**PROMPT**
Every record must reappear in the answer exactly as given.

**RECORDS**
•••••
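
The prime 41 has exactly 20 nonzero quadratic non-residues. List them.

3,6,7,11,12,13,14,15,17,19,22,24,26,27,28,29,30,34,35,38

Square k = 1,…,20 (k and 41−k give the same square):
1²=1, 2²=4, 3²=9, 4²=16, 5²=25, 6²=36, 7²≡8, 8²≡23, 9²≡40, 10²≡18, 11²≡39, 12²≡21, 13²≡5, 14²≡32, 15²≡20, 16²≡10, 17²≡2, 18²≡37, 19²≡33, 20²≡31 (mod 41).
The residues are {1, 2, 4, 5, 8, 9, 10, 16, 18, 20, 21, 23, 25, 31, 32, 33, 36, 37, 39, 40}; the non-residues are the remaining 20 nonzero classes.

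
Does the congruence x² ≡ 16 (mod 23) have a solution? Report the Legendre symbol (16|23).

1

Euler's criterion: (16/23) ≡ 16^11 (mod 23).
16^2 ≡ 3 (mod 23)
16^4 ≡ 9 (mod 23)
16^8 ≡ 12 (mod 23)
16^11 = 16^(8+2+1) ≡ 1 (mod 23).
Result is 1, so (16/23) = 1.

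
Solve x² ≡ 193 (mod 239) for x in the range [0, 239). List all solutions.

Since 239 ≡ 3 (mod 4), a square root of 193 is 193^((239+1)/4) = 193^60 mod 239.
Repeated squaring: 193^2≡204, 193^4≡30, 193^8≡183, 193^16≡29, 193^32≡124 (mod 239).
193^60 = 193^(32+16+8+4) ≡ 162 (mod 239).
Check: 162² = 26244 ≡ 193 (mod 239). The two roots are 77 and 162.

77, 162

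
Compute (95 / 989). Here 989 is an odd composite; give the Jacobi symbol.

1

Reciprocity: 95 ≡ 3 and 989 ≡ 1 (mod 4), so (95/989) = +(989/95).
Reduce top mod 95: now compute (39/95).
Reciprocity: 39 ≡ 3 and 95 ≡ 3 (mod 4), so (39/95) = −(95/39).
Reduce top mod 39: now compute (17/39).
Reciprocity: 17 ≡ 1 and 39 ≡ 3 (mod 4), so (17/39) = +(39/17).
Reduce top mod 17: now compute (5/17).
Reciprocity: 5 ≡ 1 and 17 ≡ 1 (mod 4), so (5/17) = +(17/5).
Reduce top mod 5: now compute (2/5).
Pull out 2: since 5 ≡ 5 (mod 8), (2/5) = -1.
Reached (1/5) = 1. Collecting the sign flips along the way, the symbol is +1.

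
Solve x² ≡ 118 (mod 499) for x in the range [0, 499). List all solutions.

Since 499 ≡ 3 (mod 4), a square root of 118 is 118^((499+1)/4) = 118^125 mod 499.
Repeated squaring: 118^2≡451, 118^4≡308, 118^8≡54, 118^16≡421, 118^32≡96, 118^64≡234 (mod 499).
118^125 = 118^(64+32+16+8+4+1) ≡ 169 (mod 499).
Check: 169² = 28561 ≡ 118 (mod 499). The two roots are 169 and 330.

169, 330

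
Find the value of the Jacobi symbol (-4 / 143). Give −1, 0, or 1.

First reduce: -4 ≡ 139 (mod 143).
Reciprocity: 139 ≡ 3 and 143 ≡ 3 (mod 4), so (139/143) = −(143/139).
Reduce top mod 139: now compute (4/139).
Pull out 2^2: since 139 ≡ 3 (mod 8), (2/139) = -1, so (2/139)^2 = +1.
Reached (1/139) = 1. Collecting the sign flips along the way, the symbol is -1.

-1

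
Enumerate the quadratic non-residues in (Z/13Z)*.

2, 5, 6, 7, 8, 11

Square k = 1,…,6 (k and 13−k give the same square):
1²=1, 2²=4, 3²=9, 4²≡3, 5²≡12, 6²≡10 (mod 13).
The residues are {1, 3, 4, 9, 10, 12}; the non-residues are the remaining 6 nonzero classes.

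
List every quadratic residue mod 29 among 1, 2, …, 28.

1,4,5,6,7,9,13,16,20,22,23,24,25,28

Square k = 1,…,14 (k and 29−k give the same square):
1²=1, 2²=4, 3²=9, 4²=16, 5²=25, 6²≡7, 7²≡20, 8²≡6, 9²≡23, 10²≡13, 11²≡5, 12²≡28, 13²≡24, 14²≡22 (mod 29).
So the quadratic residues mod 29 are {1, 4, 5, 6, 7, 9, 13, 16, 20, 22, 23, 24, 25, 28}.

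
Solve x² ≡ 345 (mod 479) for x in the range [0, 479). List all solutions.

102, 377

Since 479 ≡ 3 (mod 4), a square root of 345 is 345^((479+1)/4) = 345^120 mod 479.
Repeated squaring: 345^2≡233, 345^4≡162, 345^8≡378, 345^16≡142, 345^32≡46, 345^64≡200 (mod 479).
345^120 = 345^(64+32+16+8) ≡ 377 (mod 479).
Check: 377² = 142129 ≡ 345 (mod 479). The two roots are 102 and 377.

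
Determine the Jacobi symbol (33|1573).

0

Reciprocity: 33 ≡ 1 and 1573 ≡ 1 (mod 4), so (33/1573) = +(1573/33).
Reduce top mod 33: now compute (22/33).
Pull out 2: since 33 ≡ 1 (mod 8), (2/33) = +1.
Reciprocity: 11 ≡ 3 and 33 ≡ 1 (mod 4), so (11/33) = +(33/11).
Reduce top mod 11: now compute (0/11).
Top reduces to 0: gcd > 1, so the symbol is 0.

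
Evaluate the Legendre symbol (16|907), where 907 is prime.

Pull out 2^4: since 907 ≡ 3 (mod 8), (2/907) = -1, so (2/907)^4 = +1.
Reached (1/907) = 1. Collecting the sign flips along the way, the symbol is +1.

1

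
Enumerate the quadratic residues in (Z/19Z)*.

Square k = 1,…,9 (k and 19−k give the same square):
1²=1, 2²=4, 3²=9, 4²=16, 5²≡6, 6²≡17, 7²≡11, 8²≡7, 9²≡5 (mod 19).
So the quadratic residues mod 19 are {1, 4, 5, 6, 7, 9, 11, 16, 17}.

1 4 5 6 7 9 11 16 17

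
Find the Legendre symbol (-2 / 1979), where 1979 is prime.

First reduce: -2 ≡ 1977 (mod 1979).
Reciprocity: 1977 ≡ 1 and 1979 ≡ 3 (mod 4), so (1977/1979) = +(1979/1977).
Reduce top mod 1977: now compute (2/1977).
Pull out 2: since 1977 ≡ 1 (mod 8), (2/1977) = +1.
Reached (1/1977) = 1. Collecting the sign flips along the way, the symbol is +1.

1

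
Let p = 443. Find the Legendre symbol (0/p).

Top reduces to 0: gcd > 1, so the symbol is 0.

0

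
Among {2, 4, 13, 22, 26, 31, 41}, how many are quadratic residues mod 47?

2

(2/47) = +1 → QR.
(4/47) = +1 → QR.
(13/47) = -1 → non-residue.
(22/47) = -1 → non-residue.
(26/47) = -1 → non-residue.
(31/47) = -1 → non-residue.
(41/47) = -1 → non-residue.
Total quadratic residues among the 7: 2.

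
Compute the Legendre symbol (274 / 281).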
•••••
**RESPONSE TO THIS TASK**
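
The prime 41 has exactly 20 nonzero quadratic non-residues. List them.

3,6,7,11,12,13,14,15,17,19,22,24,26,27,28,29,30,34,35,38

Square k = 1,…,20 (k and 41−k give the same square):
1²=1, 2²=4, 3²=9, 4²=16, 5²=25, 6²=36, 7²≡8, 8²≡23, 9²≡40, 10²≡18, 11²≡39, 12²≡21, 13²≡5, 14²≡32, 15²≡20, 16²≡10, 17²≡2, 18²≡37, 19²≡33, 20²≡31 (mod 41).
The residues are {1, 2, 4, 5, 8, 9, 10, 16, 18, 20, 21, 23, 25, 31, 32, 33, 36, 37, 39, 40}; the non-residues are the remaining 20 nonzero classes.

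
Does the congruence x² ≡ 16 (mod 23) have a solution? Report the Legendre symbol (16|23).

1

Euler's criterion: (16/23) ≡ 16^11 (mod 23).
16^2 ≡ 3 (mod 23)
16^4 ≡ 9 (mod 23)
16^8 ≡ 12 (mod 23)
16^11 = 16^(8+2+1) ≡ 1 (mod 23).
Result is 1, so (16/23) = 1.

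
Solve x² ≡ 193 (mod 239) for x in the range [0, 239). List all solutions.

Since 239 ≡ 3 (mod 4), a square root of 193 is 193^((239+1)/4) = 193^60 mod 239.
Repeated squaring: 193^2≡204, 193^4≡30, 193^8≡183, 193^16≡29, 193^32≡124 (mod 239).
193^60 = 193^(32+16+8+4) ≡ 162 (mod 239).
Check: 162² = 26244 ≡ 193 (mod 239). The two roots are 77 and 162.

77, 162

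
Compute (95 / 989). Here 989 is an odd composite; give the Jacobi symbol.

1

Reciprocity: 95 ≡ 3 and 989 ≡ 1 (mod 4), so (95/989) = +(989/95).
Reduce top mod 95: now compute (39/95).
Reciprocity: 39 ≡ 3 and 95 ≡ 3 (mod 4), so (39/95) = −(95/39).
Reduce top mod 39: now compute (17/39).
Reciprocity: 17 ≡ 1 and 39 ≡ 3 (mod 4), so (17/39) = +(39/17).
Reduce top mod 17: now compute (5/17).
Reciprocity: 5 ≡ 1 and 17 ≡ 1 (mod 4), so (5/17) = +(17/5).
Reduce top mod 5: now compute (2/5).
Pull out 2: since 5 ≡ 5 (mod 8), (2/5) = -1.
Reached (1/5) = 1. Collecting the sign flips along the way, the symbol is +1.

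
Solve x² ≡ 118 (mod 499) for x in the range [0, 499). List all solutions.

Since 499 ≡ 3 (mod 4), a square root of 118 is 118^((499+1)/4) = 118^125 mod 499.
Repeated squaring: 118^2≡451, 118^4≡308, 118^8≡54, 118^16≡421, 118^32≡96, 118^64≡234 (mod 499).
118^125 = 118^(64+32+16+8+4+1) ≡ 169 (mod 499).
Check: 169² = 28561 ≡ 118 (mod 499). The two roots are 169 and 330.

169, 330

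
Find the value of the Jacobi symbol (-4 / 143). Give −1, 0, or 1.

First reduce: -4 ≡ 139 (mod 143).
Reciprocity: 139 ≡ 3 and 143 ≡ 3 (mod 4), so (139/143) = −(143/139).
Reduce top mod 139: now compute (4/139).
Pull out 2^2: since 139 ≡ 3 (mod 8), (2/139) = -1, so (2/139)^2 = +1.
Reached (1/139) = 1. Collecting the sign flips along the way, the symbol is -1.

-1

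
Enumerate the quadratic non-residues in (Z/13Z)*.

2, 5, 6, 7, 8, 11

Square k = 1,…,6 (k and 13−k give the same square):
1²=1, 2²=4, 3²=9, 4²≡3, 5²≡12, 6²≡10 (mod 13).
The residues are {1, 3, 4, 9, 10, 12}; the non-residues are the remaining 6 nonzero classes.

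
List every quadratic residue mod 29 among 1, 2, …, 28.

1,4,5,6,7,9,13,16,20,22,23,24,25,28

Square k = 1,…,14 (k and 29−k give the same square):
1²=1, 2²=4, 3²=9, 4²=16, 5²=25, 6²≡7, 7²≡20, 8²≡6, 9²≡23, 10²≡13, 11²≡5, 12²≡28, 13²≡24, 14²≡22 (mod 29).
So the quadratic residues mod 29 are {1, 4, 5, 6, 7, 9, 13, 16, 20, 22, 23, 24, 25, 28}.

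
Solve x² ≡ 345 (mod 479) for x in the range [0, 479). List all solutions.

102, 377

Since 479 ≡ 3 (mod 4), a square root of 345 is 345^((479+1)/4) = 345^120 mod 479.
Repeated squaring: 345^2≡233, 345^4≡162, 345^8≡378, 345^16≡142, 345^32≡46, 345^64≡200 (mod 479).
345^120 = 345^(64+32+16+8) ≡ 377 (mod 479).
Check: 377² = 142129 ≡ 345 (mod 479). The two roots are 102 and 377.

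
Determine the Jacobi symbol (33|1573).

0

Reciprocity: 33 ≡ 1 and 1573 ≡ 1 (mod 4), so (33/1573) = +(1573/33).
Reduce top mod 33: now compute (22/33).
Pull out 2: since 33 ≡ 1 (mod 8), (2/33) = +1.
Reciprocity: 11 ≡ 3 and 33 ≡ 1 (mod 4), so (11/33) = +(33/11).
Reduce top mod 11: now compute (0/11).
Top reduces to 0: gcd > 1, so the symbol is 0.

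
Evaluate the Legendre symbol (16|907), where 907 is prime.

Pull out 2^4: since 907 ≡ 3 (mod 8), (2/907) = -1, so (2/907)^4 = +1.
Reached (1/907) = 1. Collecting the sign flips along the way, the symbol is +1.

1

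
Enumerate the quadratic residues in (Z/19Z)*.

Square k = 1,…,9 (k and 19−k give the same square):
1²=1, 2²=4, 3²=9, 4²=16, 5²≡6, 6²≡17, 7²≡11, 8²≡7, 9²≡5 (mod 19).
So the quadratic residues mod 19 are {1, 4, 5, 6, 7, 9, 11, 16, 17}.

1 4 5 6 7 9 11 16 17

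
Find the Legendre symbol (-2 / 1979), where 1979 is prime.

First reduce: -2 ≡ 1977 (mod 1979).
Reciprocity: 1977 ≡ 1 and 1979 ≡ 3 (mod 4), so (1977/1979) = +(1979/1977).
Reduce top mod 1977: now compute (2/1977).
Pull out 2: since 1977 ≡ 1 (mod 8), (2/1977) = +1.
Reached (1/1977) = 1. Collecting the sign flips along the way, the symbol is +1.

1

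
Let p = 443. Find the Legendre symbol (0/p).

Top reduces to 0: gcd > 1, so the symbol is 0.

0

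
Among {2, 4, 13, 22, 26, 31, 41}, how many are quadratic residues mod 47?

2

(2/47) = +1 → QR.
(4/47) = +1 → QR.
(13/47) = -1 → non-residue.
(22/47) = -1 → non-residue.
(26/47) = -1 → non-residue.
(31/47) = -1 → non-residue.
(41/47) = -1 → non-residue.
Total quadratic residues among the 7: 2.

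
Compute the Legendre symbol (274 / 281).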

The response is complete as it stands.